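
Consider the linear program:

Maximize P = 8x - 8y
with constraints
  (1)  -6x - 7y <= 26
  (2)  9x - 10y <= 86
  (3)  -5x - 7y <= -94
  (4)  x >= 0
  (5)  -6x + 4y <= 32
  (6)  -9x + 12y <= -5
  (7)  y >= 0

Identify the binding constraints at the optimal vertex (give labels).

Feasible corners and P = 8x - 8y:
  (1542/113, 416/113) → P = 9008/113
  (491/9, 81/2) → P = 1012/9
  (1163/123, 821/123) → P = 912/41

The maximum is at (491/9, 81/2). Substituting into each constraint, equality holds for (2) and (6); the remaining constraints have slack.

(2) and (6)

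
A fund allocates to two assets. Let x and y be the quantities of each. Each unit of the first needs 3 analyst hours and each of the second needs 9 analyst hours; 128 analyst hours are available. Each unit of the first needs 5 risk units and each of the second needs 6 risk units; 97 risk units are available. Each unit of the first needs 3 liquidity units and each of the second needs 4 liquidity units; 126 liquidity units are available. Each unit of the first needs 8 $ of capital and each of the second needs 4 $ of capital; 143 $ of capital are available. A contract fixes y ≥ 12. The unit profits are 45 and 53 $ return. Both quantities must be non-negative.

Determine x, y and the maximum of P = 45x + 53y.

x = 5, y = 12, maximum P = 861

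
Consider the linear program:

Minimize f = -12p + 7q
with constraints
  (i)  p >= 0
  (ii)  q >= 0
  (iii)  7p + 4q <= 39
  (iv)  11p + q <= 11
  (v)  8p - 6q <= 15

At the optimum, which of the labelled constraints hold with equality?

(ii) and (iv)

Feasible corners and f = -12p + 7q:
  (0, 0) → f = 0
  (0, 39/4) → f = 273/4
  (1, 0) → f = -12
  (5/37, 352/37) → f = 2404/37

The minimum is at (1, 0). Substituting into each constraint, equality holds for (ii) and (iv); the remaining constraints have slack.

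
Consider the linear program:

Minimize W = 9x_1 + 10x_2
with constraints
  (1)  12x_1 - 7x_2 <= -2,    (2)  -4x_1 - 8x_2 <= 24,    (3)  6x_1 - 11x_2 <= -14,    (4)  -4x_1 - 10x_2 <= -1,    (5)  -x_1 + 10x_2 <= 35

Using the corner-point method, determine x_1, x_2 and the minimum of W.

x_1 = -34/5, x_2 = 141/50, minimum W = -33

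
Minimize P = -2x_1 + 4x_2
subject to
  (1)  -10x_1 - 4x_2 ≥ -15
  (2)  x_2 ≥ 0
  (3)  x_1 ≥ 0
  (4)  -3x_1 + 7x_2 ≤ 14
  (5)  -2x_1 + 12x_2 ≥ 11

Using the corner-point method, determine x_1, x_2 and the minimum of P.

Vertices and P = -2x_1 + 4x_2:
  (49/82, 185/82) → P = 321/41
  (17/16, 35/32) → P = 9/4
  (0, 2) → P = 8
  (0, 11/12) → P = 11/3

The optimum lies where -10x_1 - 4x_2 = -15 and -2x_1 + 12x_2 = 11.
Solving simultaneously gives x_1 = 17/16, x_2 = 35/32.

x_1 = 17/16, x_2 = 35/32, minimum P = 9/4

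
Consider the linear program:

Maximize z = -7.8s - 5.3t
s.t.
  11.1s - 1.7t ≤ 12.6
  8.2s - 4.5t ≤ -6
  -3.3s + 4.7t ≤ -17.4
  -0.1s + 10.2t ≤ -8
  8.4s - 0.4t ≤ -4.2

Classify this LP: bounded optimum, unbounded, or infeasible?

unbounded

From the feasible point (-10650/2369, -16248/2369), moving in the direction (-4.5, -8.2) keeps every constraint satisfied while z increases without bound.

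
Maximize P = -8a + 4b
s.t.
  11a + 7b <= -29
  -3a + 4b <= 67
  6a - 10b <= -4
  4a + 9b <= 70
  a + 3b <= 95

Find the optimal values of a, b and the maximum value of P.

Vertices and P = -8a + 4b:
  (-9, 10) → P = 112
  (-159/76, -65/76) → P = 253/19
  (-109, -65) → P = 612

The optimum lies where -3a + 4b = 67 and 6a - 10b = -4.
Solving simultaneously gives a = -109, b = -65.

a = -109, b = -65, maximum P = 612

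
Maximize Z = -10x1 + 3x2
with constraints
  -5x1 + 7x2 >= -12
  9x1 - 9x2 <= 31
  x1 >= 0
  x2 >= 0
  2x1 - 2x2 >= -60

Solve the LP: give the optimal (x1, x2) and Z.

x1 = 0, x2 = 30, maximum Z = 90

Corner points and Z = -10x1 + 3x2:
  (109/18, 47/18) → Z = -949/18
  (12/5, 0) → Z = -24
  (0, 0) → Z = 0
  (0, 30) → Z = 90
The feasible region is unbounded (it extends along (1, 1)), but Z strictly decreases along every unbounded feasible direction, so there is no improving ray and the maximum is attained at a vertex.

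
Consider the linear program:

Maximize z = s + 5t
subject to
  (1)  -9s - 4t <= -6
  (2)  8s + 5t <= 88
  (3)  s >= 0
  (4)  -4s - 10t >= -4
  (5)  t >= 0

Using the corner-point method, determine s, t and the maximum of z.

Vertices and z = s + 5t:
  (22/37, 6/37) → z = 52/37
  (2/3, 0) → z = 2/3
  (1, 0) → z = 1

The binding constraints are -9s - 4t = -6 and -4s - 10t = -4.
Solving simultaneously gives s = 22/37, t = 6/37.

s = 22/37, t = 6/37, maximum z = 52/37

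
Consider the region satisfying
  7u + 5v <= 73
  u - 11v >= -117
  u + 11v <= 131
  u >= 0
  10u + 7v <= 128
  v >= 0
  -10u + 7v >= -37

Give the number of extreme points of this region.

5

Pairwise boundary intersections that survive every other constraint:
  (109/41, 446/41)
  (232/33, 157/33)
  (0, 117/11)
  (0, 0)
  (37/10, 0)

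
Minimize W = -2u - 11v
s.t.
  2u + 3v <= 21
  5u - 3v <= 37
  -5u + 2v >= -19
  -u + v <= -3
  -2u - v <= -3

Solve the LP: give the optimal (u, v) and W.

Extreme points and W = -2u - 11v:
  (13/3, 4/3) → W = -70/3
  (25/9, -23/9) → W = 203/9
  (2, -1) → W = 7

u = 13/3, v = 4/3, minimum W = -70/3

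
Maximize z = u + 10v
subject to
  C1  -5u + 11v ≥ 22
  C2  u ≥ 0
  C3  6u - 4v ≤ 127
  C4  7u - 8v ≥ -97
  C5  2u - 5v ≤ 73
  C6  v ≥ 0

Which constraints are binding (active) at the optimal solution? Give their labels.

C3 and C4

Extreme points and z = u + 10v:
  (0, 2) → z = 20
  (1485/46, 767/46) → z = 9155/46
  (0, 97/8) → z = 485/4
  (351/5, 1471/20) → z = 8057/10

The maximum is at (351/5, 1471/20). Substituting into each constraint, equality holds for C3 and C4; the remaining constraints have slack.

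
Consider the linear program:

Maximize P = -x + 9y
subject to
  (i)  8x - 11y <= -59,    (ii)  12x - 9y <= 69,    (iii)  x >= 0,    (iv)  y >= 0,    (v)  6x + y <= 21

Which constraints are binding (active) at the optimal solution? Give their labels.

Feasible corners and P = -x + 9y:
  (0, 59/11) → P = 531/11
  (86/37, 261/37) → P = 2263/37
  (0, 21) → P = 189

The maximum is at (0, 21). Substituting into each constraint, equality holds for (iii) and (v); the remaining constraints have slack.

(iii) and (v)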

Exercise requirements: Here the job is to set down exactly the lines of the material above that fall between the one with "-0.1s + 10.2t ≤ -8" and the one with "a + 3b <= 95", inclusive, and nothing beyond them.

Completed exercise:
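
  -0.1s + 10.2t ≤ -8
  8.4s - 0.4t ≤ -4.2

Classify this LP: bounded optimum, unbounded, or infeasible?

unbounded

From the feasible point (-10650/2369, -16248/2369), moving in the direction (-4.5, -8.2) keeps every constraint satisfied while z increases without bound.

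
Maximize P = -8a + 4b
s.t.
  11a + 7b <= -29
  -3a + 4b <= 67
  6a - 10b <= -4
  4a + 9b <= 70
  a + 3b <= 95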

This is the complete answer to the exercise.